## Work to be completed:
Lines from the start of the data through the line containing "B raises to 63." must be given again exactly. Leave the others out.

Records from a dataset:
◇ ◇ ◇ ◇ ◇
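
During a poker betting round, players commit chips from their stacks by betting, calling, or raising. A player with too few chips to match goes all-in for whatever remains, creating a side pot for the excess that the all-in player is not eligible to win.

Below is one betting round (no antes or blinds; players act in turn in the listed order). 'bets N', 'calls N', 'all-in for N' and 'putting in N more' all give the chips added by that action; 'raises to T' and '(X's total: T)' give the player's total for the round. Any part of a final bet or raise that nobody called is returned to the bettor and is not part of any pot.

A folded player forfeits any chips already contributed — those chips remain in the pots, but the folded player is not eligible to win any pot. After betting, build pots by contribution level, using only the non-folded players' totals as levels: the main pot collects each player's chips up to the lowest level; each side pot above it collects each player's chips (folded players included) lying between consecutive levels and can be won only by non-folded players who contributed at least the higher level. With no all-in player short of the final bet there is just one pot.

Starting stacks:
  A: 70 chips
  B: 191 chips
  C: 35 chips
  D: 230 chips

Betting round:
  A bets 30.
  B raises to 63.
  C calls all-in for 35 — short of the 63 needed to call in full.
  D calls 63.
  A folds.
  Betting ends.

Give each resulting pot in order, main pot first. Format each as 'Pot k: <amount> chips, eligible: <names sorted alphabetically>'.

Pot 1: 135 chips, eligible: B, C, D
Pot 2: 56 chips, eligible: B, D

Derivation:
Contributions: A=30, B=63, C=35, D=63
Folded: A
Pot levels (distinct totals of non-folded players): 35, 63
Layer 1-35: A 30 + B 35 + C 35 + D 35 = 135 chips; eligible B, C, D
Layer 36-63: 28 each from B, D = 28*2 = 56 chips; eligible B, D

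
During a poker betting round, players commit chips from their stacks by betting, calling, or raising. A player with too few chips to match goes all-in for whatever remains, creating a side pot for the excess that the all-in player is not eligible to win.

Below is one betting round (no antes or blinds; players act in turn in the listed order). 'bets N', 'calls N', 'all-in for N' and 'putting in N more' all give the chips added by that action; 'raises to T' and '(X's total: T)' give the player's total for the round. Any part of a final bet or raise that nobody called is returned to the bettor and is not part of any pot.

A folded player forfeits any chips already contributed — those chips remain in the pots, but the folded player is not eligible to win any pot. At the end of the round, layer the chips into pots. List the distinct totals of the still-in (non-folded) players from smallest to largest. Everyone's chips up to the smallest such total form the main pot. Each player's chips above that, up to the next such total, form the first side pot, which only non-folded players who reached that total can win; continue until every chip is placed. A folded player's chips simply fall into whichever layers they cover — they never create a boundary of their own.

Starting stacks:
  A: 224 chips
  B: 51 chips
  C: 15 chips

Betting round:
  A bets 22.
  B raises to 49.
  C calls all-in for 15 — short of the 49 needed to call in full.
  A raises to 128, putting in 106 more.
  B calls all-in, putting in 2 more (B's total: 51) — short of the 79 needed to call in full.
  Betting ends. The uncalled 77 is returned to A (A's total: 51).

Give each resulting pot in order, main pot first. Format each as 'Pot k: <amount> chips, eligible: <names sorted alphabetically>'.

Pot 1: 45 chips, eligible: A, B, C
Pot 2: 72 chips, eligible: A, B

Derivation:
Contributions (after 77 returned to A): A=51, B=51, C=15
Pot levels (distinct totals of non-folded players): 15, 51
Layer 1-15: 15 each from A, B, C = 15*3 = 45 chips; eligible A, B, C
Layer 16-51: 36 each from A, B = 36*2 = 72 chips; eligible A, B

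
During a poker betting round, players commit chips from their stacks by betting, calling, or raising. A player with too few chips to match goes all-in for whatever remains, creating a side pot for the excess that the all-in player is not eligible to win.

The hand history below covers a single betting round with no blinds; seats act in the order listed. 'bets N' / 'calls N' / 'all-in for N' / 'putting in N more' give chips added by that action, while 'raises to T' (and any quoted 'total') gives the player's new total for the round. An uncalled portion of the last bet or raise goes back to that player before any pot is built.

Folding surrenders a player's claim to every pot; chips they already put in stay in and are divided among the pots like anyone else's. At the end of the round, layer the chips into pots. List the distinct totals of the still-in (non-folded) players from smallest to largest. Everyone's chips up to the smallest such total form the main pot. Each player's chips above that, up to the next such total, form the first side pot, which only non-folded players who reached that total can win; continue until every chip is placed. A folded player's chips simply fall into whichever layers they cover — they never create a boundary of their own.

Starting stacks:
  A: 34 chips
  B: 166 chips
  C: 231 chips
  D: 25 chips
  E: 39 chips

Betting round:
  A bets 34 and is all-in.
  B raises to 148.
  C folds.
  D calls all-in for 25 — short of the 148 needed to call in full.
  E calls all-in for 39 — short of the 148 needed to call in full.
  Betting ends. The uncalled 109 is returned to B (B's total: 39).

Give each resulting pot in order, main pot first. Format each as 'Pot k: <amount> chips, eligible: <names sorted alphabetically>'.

Contributions (after 109 returned to B): A=34, B=39, D=25, E=39
Folded: C
Pot levels (distinct totals of non-folded players): 25, 34, 39
Layer 1-25: 25 each from A, B, D, E = 25*4 = 100 chips; eligible A, B, D, E
Layer 26-34: 9 each from A, B, E = 9*3 = 27 chips; eligible A, B, E
Layer 35-39: 5 each from B, E = 5*2 = 10 chips; eligible B, E

Pot 1: 100 chips, eligible: A, B, D, E
Pot 2: 27 chips, eligible: A, B, E
Pot 3: 10 chips, eligible: B, E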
◇ ◇ ◇ ◇ ◇
## Task answer:
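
During a poker betting round, players commit chips from their stacks by betting, calling, or raising. A player with too few chips to match goes all-in for whatever remains, creating a side pot for the excess that the all-in player is not eligible to win.

Below is one betting round (no antes or blinds; players act in turn in the listed order). 'bets N', 'calls N', 'all-in for N' and 'putting in N more' all give the chips added by that action; 'raises to T' and '(X's total: T)' give the player's total for the round. Any part of a final bet or raise that nobody called is returned to the bettor and is not part of any pot.

A folded player forfeits any chips already contributed — those chips remain in the pots, but the folded player is not eligible to win any pot. After betting, build pots by contribution level, using only the non-folded players' totals as levels: the main pot collects each player's chips up to the lowest level; each side pot above it collects each player's chips (folded players included) lying between consecutive levels and can be won only by non-folded players who contributed at least the higher level. With no all-in player short of the final bet there is just one pot.

Starting stacks:
  A: 70 chips
  B: 191 chips
  C: 35 chips
  D: 230 chips

Betting round:
  A bets 30.
  B raises to 63.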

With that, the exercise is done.